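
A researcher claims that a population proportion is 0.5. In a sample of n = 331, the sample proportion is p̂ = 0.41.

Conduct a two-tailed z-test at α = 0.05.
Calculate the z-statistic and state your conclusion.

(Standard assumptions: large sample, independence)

Answer: z = -3.2749, reject H₀

Derivation:
H₀: p = 0.5, H₁: p ≠ 0.5
Standard error: SE = √(p₀(1-p₀)/n) = √(0.5×0.5/331) = 0.027482
z-statistic: z = (p̂ - p₀)/SE = (0.41 - 0.5)/0.027482 = -3.2749
Critical value: z_0.025 = ±1.960
p-value = 0.0011
Decision: reject H₀ at α = 0.05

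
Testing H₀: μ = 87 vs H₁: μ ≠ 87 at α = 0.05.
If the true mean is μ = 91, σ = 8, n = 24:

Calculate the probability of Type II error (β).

SE = σ/√n = 8/√24 = 1.6330
Critical values: μ₀ ± z_0.025×SE = 87 ± 1.960×1.6330
Acceptance region: (83.7993, 90.2007)
Under H₁ (μ = 91): z_high = (90.2007 - 91)/1.6330 = -0.4895, z_low = (83.7993 - 91)/1.6330 = -4.4095
β = P(not reject | H₁) = Φ(-0.4895) - Φ(-4.4095) ≈ 0.3122

Answer: β ≈ 0.3122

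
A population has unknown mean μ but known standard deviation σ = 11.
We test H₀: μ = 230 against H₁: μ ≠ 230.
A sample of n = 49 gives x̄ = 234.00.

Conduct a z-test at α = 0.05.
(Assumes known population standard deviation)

Answer: z = 2.5455, reject H₀

Derivation:
Standard error: SE = σ/√n = 11/√49 = 1.5714
z-statistic: z = (x̄ - μ₀)/SE = (234.00 - 230)/1.5714 = 2.5455
Critical value: ±1.960
p-value = 0.0109
Decision: reject H₀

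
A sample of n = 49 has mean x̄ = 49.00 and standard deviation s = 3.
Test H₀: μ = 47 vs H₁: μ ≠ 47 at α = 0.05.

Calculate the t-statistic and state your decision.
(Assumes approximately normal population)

df = n - 1 = 48
SE = s/√n = 3/√49 = 0.4286
t = (x̄ - μ₀)/SE = (49.00 - 47)/0.4286 = 4.6664
Critical value: t_{0.025,48} = ±2.011
p-value < 0.0001
Decision: reject H₀

Answer: t = 4.6664, reject H₀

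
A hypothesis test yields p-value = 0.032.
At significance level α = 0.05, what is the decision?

Compare p-value to α:
0.032 < 0.05
Decision: reject H₀

Answer: reject H₀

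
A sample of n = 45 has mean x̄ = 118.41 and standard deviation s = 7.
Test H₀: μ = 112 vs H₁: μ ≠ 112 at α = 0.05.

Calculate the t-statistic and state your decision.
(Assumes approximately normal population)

df = n - 1 = 44
SE = s/√n = 7/√45 = 1.0435
t = (x̄ - μ₀)/SE = (118.41 - 112)/1.0435 = 6.1428
Critical value: t_{0.025,44} = ±2.015
p-value < 0.0001
Decision: reject H₀

Answer: t = 6.1428, reject H₀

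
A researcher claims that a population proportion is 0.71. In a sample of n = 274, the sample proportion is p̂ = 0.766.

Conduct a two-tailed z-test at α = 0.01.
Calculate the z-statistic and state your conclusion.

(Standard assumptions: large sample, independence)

H₀: p = 0.71, H₁: p ≠ 0.71
Standard error: SE = √(p₀(1-p₀)/n) = √(0.71×0.29/274) = 0.027413
z-statistic: z = (p̂ - p₀)/SE = (0.766 - 0.71)/0.027413 = 2.0428
Critical value: z_0.005 = ±2.576
p-value = 0.0411
Decision: fail to reject H₀ at α = 0.01

Answer: z = 2.0428, fail to reject H₀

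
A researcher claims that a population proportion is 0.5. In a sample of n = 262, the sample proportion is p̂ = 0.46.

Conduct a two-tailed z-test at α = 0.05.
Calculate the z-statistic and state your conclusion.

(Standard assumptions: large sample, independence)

Answer: z = -1.2949, fail to reject H₀

Derivation:
H₀: p = 0.5, H₁: p ≠ 0.5
Standard error: SE = √(p₀(1-p₀)/n) = √(0.5×0.5/262) = 0.030890
z-statistic: z = (p̂ - p₀)/SE = (0.46 - 0.5)/0.030890 = -1.2949
Critical value: z_0.025 = ±1.960
p-value = 0.1954
Decision: fail to reject H₀ at α = 0.05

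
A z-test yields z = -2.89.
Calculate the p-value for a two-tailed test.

For z = -2.89:
p = 2×P(Z > |-2.89|) = 2×(1 - Φ(2.89)) = 0.0039

Answer: p-value ≈ 0.0039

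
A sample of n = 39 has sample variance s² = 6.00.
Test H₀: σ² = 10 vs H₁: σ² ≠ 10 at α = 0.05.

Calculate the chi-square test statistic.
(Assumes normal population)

df = n - 1 = 38
χ² = (n-1)s²/σ₀² = 38×6.00/10 = 22.8000
Critical values: χ²_{0.975,38} = 22.878, χ²_{0.025,38} = 56.896
Rejection region: χ² < 22.878 or χ² > 56.896
Decision: reject H₀

Answer: χ² = 22.8000, reject H₀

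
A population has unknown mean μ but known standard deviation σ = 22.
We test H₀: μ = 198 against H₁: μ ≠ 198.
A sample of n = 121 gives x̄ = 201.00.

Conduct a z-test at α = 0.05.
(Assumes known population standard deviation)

Answer: z = 1.5000, fail to reject H₀

Derivation:
Standard error: SE = σ/√n = 22/√121 = 2.0000
z-statistic: z = (x̄ - μ₀)/SE = (201.00 - 198)/2.0000 = 1.5000
Critical value: ±1.960
p-value = 0.1336
Decision: fail to reject H₀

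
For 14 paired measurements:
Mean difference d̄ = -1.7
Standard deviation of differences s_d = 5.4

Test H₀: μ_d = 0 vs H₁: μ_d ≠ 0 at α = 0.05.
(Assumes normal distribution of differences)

df = n - 1 = 13
SE = s_d/√n = 5.4/√14 = 1.4432
t = d̄/SE = -1.7/1.4432 = -1.1779
Critical value: t_{0.025,13} = ±2.160
p-value ≈ 0.2600
Decision: fail to reject H₀

Answer: t = -1.1779, fail to reject H₀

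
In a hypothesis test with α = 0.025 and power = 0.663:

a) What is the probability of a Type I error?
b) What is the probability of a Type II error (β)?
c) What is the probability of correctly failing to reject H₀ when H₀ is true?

Answer: a) 0.025, b) 0.337, c) 0.975

Derivation:
a) Type I error probability = α = 0.025
b) Power = P(reject H₀ | H₁ true) = 1 - β = 0.663, so Type II error probability = β = 1 - Power = 0.337
c) P(fail to reject H₀ | H₀ true) = 1 - α = 0.975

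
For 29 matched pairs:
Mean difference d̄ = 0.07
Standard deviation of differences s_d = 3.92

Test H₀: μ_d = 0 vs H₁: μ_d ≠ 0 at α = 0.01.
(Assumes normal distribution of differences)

Answer: t = 0.0962, fail to reject H₀

Derivation:
df = n - 1 = 28
SE = s_d/√n = 3.92/√29 = 0.7279
t = d̄/SE = 0.07/0.7279 = 0.0962
Critical value: t_{0.005,28} = ±2.763
p-value ≈ 0.9240
Decision: fail to reject H₀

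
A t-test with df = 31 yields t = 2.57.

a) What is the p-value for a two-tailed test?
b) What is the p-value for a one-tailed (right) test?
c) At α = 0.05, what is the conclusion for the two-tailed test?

Using t-distribution with df = 31:
a) Two-tailed: p = 2×P(T > 2.57) = 0.0152
b) One-tailed: p = P(T > 2.57) = 0.0076
c) 0.0152 < 0.05, reject H₀

Answer: a) 0.0152, b) 0.0076, c) reject H₀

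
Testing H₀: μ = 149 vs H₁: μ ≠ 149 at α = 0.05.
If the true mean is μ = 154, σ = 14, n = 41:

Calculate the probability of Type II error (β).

Answer: β ≈ 0.3719

Derivation:
SE = σ/√n = 14/√41 = 2.1864
Critical values: μ₀ ± z_0.025×SE = 149 ± 1.960×2.1864
Acceptance region: (144.7147, 153.2853)
Under H₁ (μ = 154): z_high = (153.2853 - 154)/2.1864 = -0.3269, z_low = (144.7147 - 154)/2.1864 = -4.2468
β = P(not reject | H₁) = Φ(-0.3269) - Φ(-4.2468) ≈ 0.3719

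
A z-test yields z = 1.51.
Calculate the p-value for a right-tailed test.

For z = 1.51:
p = P(Z > 1.51) = 1 - Φ(1.51) = 0.0655

Answer: p-value ≈ 0.0655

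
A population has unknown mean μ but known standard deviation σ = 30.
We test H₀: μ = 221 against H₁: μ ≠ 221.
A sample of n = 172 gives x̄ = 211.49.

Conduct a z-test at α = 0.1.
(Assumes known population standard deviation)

Standard error: SE = σ/√n = 30/√172 = 2.2875
z-statistic: z = (x̄ - μ₀)/SE = (211.49 - 221)/2.2875 = -4.1574
Critical value: ±1.645
p-value < 0.0001
Decision: reject H₀

Answer: z = -4.1574, reject H₀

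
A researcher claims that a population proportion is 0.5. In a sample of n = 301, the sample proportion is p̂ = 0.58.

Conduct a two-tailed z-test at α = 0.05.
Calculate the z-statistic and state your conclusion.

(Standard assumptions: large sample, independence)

H₀: p = 0.5, H₁: p ≠ 0.5
Standard error: SE = √(p₀(1-p₀)/n) = √(0.5×0.5/301) = 0.028820
z-statistic: z = (p̂ - p₀)/SE = (0.58 - 0.5)/0.028820 = 2.7759
Critical value: z_0.025 = ±1.960
p-value = 0.0055
Decision: reject H₀ at α = 0.05

Answer: z = 2.7759, reject H₀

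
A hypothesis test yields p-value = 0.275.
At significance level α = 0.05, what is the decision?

Compare p-value to α:
0.275 ≥ 0.05
Decision: fail to reject H₀

Answer: fail to reject H₀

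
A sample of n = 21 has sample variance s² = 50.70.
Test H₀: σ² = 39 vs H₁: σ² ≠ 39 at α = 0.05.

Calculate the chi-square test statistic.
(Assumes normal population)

df = n - 1 = 20
χ² = (n-1)s²/σ₀² = 20×50.70/39 = 26.0000
Critical values: χ²_{0.975,20} = 9.591, χ²_{0.025,20} = 34.170
Rejection region: χ² < 9.591 or χ² > 34.170
Decision: fail to reject H₀

Answer: χ² = 26.0000, fail to reject H₀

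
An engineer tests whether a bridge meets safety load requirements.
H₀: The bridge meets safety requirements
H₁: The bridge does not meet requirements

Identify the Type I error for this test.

Type I error (α): Rejecting H₀ when H₀ is true
Type II error (β): Failing to reject H₀ when H₁ is true

Answer: Unnecessarily closing a safe bridge for repairs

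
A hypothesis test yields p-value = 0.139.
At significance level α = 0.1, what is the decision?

Answer: fail to reject H₀

Derivation:
Compare p-value to α:
0.139 ≥ 0.1
Decision: fail to reject H₀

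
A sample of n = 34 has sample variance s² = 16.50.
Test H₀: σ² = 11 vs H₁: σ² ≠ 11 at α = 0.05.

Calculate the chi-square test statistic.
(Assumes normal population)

df = n - 1 = 33
χ² = (n-1)s²/σ₀² = 33×16.50/11 = 49.5000
Critical values: χ²_{0.975,33} = 19.047, χ²_{0.025,33} = 50.725
Rejection region: χ² < 19.047 or χ² > 50.725
Decision: fail to reject H₀

Answer: χ² = 49.5000, fail to reject H₀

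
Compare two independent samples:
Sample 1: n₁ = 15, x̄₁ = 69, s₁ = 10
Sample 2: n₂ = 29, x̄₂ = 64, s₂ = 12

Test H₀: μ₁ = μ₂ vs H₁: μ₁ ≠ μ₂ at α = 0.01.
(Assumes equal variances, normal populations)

Pooled variance: s²_p = [14×10² + 28×12²]/(42) = 129.3333
s_p = 11.3725
SE = s_p×√(1/n₁ + 1/n₂) = 11.3725×√(1/15 + 1/29) = 3.6169
t = (x̄₁ - x̄₂)/SE = (69 - 64)/3.6169 = 1.3824
df = 42, t-critical = ±2.698
Decision: fail to reject H₀

Answer: t = 1.3824, fail to reject H₀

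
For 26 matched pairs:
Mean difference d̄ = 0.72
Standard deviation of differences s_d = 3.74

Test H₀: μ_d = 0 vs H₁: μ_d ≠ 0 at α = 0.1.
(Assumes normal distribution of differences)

df = n - 1 = 25
SE = s_d/√n = 3.74/√26 = 0.7335
t = d̄/SE = 0.72/0.7335 = 0.9816
Critical value: t_{0.05,25} = ±1.708
p-value ≈ 0.3357
Decision: fail to reject H₀

Answer: t = 0.9816, fail to reject H₀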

★ ★ ★

**Task instructions:** Output must be limited to the lines beginning with the one that contains "Test H₀: σ² = 11 vs H₁: σ² ≠ 11 at α = 0.05." and ending with the last line of the entries, reproduced exactly.

**Output below:**
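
Test H₀: σ² = 11 vs H₁: σ² ≠ 11 at α = 0.05.

Calculate the chi-square test statistic.
(Assumes normal population)

df = n - 1 = 33
χ² = (n-1)s²/σ₀² = 33×16.50/11 = 49.5000
Critical values: χ²_{0.975,33} = 19.047, χ²_{0.025,33} = 50.725
Rejection region: χ² < 19.047 or χ² > 50.725
Decision: fail to reject H₀

Answer: χ² = 49.5000, fail to reject H₀

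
Compare two independent samples:
Sample 1: n₁ = 15, x̄₁ = 69, s₁ = 10
Sample 2: n₂ = 29, x̄₂ = 64, s₂ = 12

Test H₀: μ₁ = μ₂ vs H₁: μ₁ ≠ μ₂ at α = 0.01.
(Assumes equal variances, normal populations)

Pooled variance: s²_p = [14×10² + 28×12²]/(42) = 129.3333
s_p = 11.3725
SE = s_p×√(1/n₁ + 1/n₂) = 11.3725×√(1/15 + 1/29) = 3.6169
t = (x̄₁ - x̄₂)/SE = (69 - 64)/3.6169 = 1.3824
df = 42, t-critical = ±2.698
Decision: fail to reject H₀

Answer: t = 1.3824, fail to reject H₀

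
For 26 matched pairs:
Mean difference d̄ = 0.72
Standard deviation of differences s_d = 3.74

Test H₀: μ_d = 0 vs H₁: μ_d ≠ 0 at α = 0.1.
(Assumes normal distribution of differences)

df = n - 1 = 25
SE = s_d/√n = 3.74/√26 = 0.7335
t = d̄/SE = 0.72/0.7335 = 0.9816
Critical value: t_{0.05,25} = ±1.708
p-value ≈ 0.3357
Decision: fail to reject H₀

Answer: t = 0.9816, fail to reject H₀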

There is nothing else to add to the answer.